*** Given records ***

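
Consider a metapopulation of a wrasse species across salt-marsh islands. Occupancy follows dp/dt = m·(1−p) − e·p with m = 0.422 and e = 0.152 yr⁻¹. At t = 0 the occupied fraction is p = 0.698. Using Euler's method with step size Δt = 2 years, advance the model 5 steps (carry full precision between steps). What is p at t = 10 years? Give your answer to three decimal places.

Update rule: p ← p + [m·(1−p) − e·p]·Δt with Δt = 2.
t = 2: p = 0.69800 + (+0.04270) = 0.74070
t = 4: p = 0.74070 + (-0.00632) = 0.73438
t = 6: p = 0.73438 + (+0.00094) = 0.73531
t = 8: p = 0.73531 + (-0.00014) = 0.73517
t = 10: p = 0.73517 + (+0.00002) = 0.73519

0.735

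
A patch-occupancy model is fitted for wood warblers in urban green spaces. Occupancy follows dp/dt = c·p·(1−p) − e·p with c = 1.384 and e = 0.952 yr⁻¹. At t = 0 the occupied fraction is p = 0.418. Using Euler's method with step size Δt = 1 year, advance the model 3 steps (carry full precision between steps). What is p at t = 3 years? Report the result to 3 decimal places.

Update rule: p ← p + [c·p·(1−p) − e·p]·Δt with Δt = 1.
p: 0.41800 → 0.35676  (Δp = -0.06124)
p: 0.35676 → 0.33473  (Δp = -0.02203)
p: 0.33473 → 0.32426  (Δp = -0.01046)

0.324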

*** End of Given records ***

→ What you have to do
An exact copy of every entry is what is needed here.

→ Task response
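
Consider a metapopulation of a wrasse species across salt-marsh islands. Occupancy follows dp/dt = m·(1−p) − e·p with m = 0.422 and e = 0.152 yr⁻¹. At t = 0 the occupied fraction is p = 0.698. Using Euler's method with step size Δt = 2 years, advance the model 5 steps (carry full precision between steps). What is p at t = 10 years? Give your answer to three decimal places.

Update rule: p ← p + [m·(1−p) − e·p]·Δt with Δt = 2.
t = 2: p = 0.69800 + (+0.04270) = 0.74070
t = 4: p = 0.74070 + (-0.00632) = 0.73438
t = 6: p = 0.73438 + (+0.00094) = 0.73531
t = 8: p = 0.73531 + (-0.00014) = 0.73517
t = 10: p = 0.73517 + (+0.00002) = 0.73519

0.735

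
A patch-occupancy model is fitted for wood warblers in urban green spaces. Occupancy follows dp/dt = c·p·(1−p) − e·p with c = 1.384 and e = 0.952 yr⁻¹. At t = 0 the occupied fraction is p = 0.418. Using Euler's method with step size Δt = 1 year, advance the model 3 steps (carry full precision between steps). What is p at t = 3 years? Report the result to 3 decimal places.

Update rule: p ← p + [c·p·(1−p) − e·p]·Δt with Δt = 1.
p: 0.41800 → 0.35676  (Δp = -0.06124)
p: 0.35676 → 0.33473  (Δp = -0.02203)
p: 0.33473 → 0.32426  (Δp = -0.01046)

0.324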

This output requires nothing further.